▶ [Collected data]:
* * * * * * * * *

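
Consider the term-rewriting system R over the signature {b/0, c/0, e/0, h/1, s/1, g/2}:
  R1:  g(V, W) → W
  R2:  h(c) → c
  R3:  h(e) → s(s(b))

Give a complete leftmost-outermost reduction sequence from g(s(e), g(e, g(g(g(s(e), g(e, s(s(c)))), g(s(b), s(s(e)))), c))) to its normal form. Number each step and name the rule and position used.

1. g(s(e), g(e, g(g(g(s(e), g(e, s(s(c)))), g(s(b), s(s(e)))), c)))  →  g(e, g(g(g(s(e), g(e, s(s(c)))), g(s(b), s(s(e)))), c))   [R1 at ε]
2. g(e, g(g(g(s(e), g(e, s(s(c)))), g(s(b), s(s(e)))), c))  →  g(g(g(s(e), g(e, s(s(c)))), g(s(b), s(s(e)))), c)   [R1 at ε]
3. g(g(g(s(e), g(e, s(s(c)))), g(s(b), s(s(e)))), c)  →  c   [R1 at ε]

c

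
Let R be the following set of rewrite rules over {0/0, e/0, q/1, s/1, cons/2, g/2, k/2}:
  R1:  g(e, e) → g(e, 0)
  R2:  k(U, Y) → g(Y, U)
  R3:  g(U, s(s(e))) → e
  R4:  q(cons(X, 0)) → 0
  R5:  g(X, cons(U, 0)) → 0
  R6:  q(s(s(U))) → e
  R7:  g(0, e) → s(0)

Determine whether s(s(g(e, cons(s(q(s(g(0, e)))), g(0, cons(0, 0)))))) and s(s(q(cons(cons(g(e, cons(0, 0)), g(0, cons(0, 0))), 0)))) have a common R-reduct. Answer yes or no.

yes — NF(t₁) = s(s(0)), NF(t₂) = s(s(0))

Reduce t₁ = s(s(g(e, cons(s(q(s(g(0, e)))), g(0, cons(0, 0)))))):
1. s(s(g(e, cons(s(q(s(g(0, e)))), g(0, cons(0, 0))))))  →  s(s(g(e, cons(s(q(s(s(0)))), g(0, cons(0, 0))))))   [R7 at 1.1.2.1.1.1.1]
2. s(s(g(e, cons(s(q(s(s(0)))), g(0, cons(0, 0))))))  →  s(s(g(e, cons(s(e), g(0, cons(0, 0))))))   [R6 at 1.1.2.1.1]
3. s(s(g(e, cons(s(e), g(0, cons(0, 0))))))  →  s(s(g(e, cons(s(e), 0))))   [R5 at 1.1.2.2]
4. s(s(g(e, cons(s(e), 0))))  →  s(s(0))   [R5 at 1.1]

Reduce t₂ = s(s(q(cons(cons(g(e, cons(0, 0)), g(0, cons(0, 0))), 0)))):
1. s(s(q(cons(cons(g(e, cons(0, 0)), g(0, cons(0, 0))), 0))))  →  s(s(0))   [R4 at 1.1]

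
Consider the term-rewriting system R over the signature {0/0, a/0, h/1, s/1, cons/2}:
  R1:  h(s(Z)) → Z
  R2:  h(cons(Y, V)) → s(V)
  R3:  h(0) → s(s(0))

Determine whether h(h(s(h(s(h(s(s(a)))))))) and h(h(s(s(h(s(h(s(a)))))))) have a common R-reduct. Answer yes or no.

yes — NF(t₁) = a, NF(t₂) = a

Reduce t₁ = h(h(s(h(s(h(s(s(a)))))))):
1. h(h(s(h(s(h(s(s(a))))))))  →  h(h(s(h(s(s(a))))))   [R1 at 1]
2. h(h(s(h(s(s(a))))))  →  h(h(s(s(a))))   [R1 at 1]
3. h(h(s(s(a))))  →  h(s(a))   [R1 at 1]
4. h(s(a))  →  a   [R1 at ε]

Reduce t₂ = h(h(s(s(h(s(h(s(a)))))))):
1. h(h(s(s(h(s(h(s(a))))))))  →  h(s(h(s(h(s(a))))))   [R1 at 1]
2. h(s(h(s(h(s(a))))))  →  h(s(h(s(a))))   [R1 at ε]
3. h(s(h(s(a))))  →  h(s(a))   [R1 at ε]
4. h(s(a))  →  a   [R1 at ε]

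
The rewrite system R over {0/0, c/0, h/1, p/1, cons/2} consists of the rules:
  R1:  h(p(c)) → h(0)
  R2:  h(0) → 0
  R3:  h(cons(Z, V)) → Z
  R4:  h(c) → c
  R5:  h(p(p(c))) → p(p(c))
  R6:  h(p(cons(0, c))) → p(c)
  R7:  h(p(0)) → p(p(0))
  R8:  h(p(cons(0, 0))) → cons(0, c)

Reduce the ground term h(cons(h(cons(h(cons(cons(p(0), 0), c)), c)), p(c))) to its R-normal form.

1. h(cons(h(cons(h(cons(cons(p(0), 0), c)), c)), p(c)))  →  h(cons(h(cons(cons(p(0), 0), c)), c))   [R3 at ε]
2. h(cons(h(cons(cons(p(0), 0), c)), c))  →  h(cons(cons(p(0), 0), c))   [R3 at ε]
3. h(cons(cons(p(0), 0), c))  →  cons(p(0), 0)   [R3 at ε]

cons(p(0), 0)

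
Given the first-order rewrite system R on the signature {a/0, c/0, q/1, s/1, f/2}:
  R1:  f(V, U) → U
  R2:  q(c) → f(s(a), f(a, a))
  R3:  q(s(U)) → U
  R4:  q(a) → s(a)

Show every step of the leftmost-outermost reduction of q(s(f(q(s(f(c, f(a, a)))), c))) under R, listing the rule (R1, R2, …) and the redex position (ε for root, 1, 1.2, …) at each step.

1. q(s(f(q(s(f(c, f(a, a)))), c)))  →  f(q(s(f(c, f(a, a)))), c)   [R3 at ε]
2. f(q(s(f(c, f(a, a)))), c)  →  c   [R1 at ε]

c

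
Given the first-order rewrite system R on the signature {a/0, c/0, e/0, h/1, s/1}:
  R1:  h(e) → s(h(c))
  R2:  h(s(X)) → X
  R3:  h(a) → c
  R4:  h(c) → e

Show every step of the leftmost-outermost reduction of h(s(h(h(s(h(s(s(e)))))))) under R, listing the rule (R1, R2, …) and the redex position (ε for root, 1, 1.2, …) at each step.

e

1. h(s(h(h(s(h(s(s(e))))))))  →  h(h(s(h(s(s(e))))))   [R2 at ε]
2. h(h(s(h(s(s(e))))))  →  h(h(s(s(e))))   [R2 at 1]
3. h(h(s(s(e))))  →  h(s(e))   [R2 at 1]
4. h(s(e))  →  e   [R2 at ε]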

* * * * * * * * *

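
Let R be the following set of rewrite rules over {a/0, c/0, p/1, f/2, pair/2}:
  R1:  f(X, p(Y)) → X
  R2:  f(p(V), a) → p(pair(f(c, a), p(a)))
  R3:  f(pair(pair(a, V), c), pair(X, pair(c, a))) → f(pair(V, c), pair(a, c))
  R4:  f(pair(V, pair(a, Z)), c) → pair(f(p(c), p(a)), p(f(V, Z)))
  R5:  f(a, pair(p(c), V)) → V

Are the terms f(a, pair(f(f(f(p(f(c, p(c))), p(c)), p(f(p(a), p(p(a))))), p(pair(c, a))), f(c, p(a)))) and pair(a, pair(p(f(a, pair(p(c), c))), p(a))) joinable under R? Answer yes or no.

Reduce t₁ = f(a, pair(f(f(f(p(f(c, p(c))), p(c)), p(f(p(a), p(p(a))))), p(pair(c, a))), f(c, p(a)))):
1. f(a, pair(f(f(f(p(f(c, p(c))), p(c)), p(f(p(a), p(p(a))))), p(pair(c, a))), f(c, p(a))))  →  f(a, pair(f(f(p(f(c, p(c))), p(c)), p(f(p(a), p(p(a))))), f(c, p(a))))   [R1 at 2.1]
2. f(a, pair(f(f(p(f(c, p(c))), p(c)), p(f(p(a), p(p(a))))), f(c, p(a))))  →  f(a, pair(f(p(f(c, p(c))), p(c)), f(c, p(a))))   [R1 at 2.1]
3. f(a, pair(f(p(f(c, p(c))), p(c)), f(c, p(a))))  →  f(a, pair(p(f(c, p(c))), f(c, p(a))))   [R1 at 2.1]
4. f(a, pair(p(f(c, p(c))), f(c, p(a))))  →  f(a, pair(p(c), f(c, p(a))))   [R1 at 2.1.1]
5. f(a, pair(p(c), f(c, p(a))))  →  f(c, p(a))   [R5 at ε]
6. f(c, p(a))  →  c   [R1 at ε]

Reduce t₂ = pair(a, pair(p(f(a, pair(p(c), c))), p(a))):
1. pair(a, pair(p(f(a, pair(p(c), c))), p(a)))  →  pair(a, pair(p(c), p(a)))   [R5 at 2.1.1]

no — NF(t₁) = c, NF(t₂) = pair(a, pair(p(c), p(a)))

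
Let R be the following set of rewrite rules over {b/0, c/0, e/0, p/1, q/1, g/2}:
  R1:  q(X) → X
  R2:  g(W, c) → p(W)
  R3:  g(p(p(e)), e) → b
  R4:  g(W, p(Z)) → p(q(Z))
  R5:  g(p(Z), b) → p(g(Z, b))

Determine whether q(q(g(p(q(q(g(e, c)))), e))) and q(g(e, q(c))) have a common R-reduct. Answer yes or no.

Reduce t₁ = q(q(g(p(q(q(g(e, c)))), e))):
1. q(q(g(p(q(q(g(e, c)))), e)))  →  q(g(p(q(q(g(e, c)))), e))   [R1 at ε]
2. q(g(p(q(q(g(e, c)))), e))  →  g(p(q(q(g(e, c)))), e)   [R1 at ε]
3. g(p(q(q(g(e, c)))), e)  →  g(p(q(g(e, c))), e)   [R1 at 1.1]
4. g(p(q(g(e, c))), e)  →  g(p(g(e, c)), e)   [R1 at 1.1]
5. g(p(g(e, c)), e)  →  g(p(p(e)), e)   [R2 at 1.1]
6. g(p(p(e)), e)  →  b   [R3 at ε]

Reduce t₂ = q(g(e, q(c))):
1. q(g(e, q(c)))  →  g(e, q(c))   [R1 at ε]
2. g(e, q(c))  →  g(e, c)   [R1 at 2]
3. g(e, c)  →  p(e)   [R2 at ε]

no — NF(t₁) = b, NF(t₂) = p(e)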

* * * * * * * * *

▶ [Required work]:
From the records above, copy every line that includes the word "system".

▶ [Expected output]:
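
Consider the term-rewriting system R over the signature {b/0, c/0, e/0, h/1, s/1, g/2}:
Consider the term-rewriting system R over the signature {0/0, a/0, h/1, s/1, cons/2}:
The rewrite system R over {0/0, c/0, h/1, p/1, cons/2} consists of the rules:
Given the first-order rewrite system R on the signature {a/0, c/0, q/1, s/1, f/2}:
Given the first-order rewrite system R on the signature {a/0, c/0, e/0, h/1, s/1}: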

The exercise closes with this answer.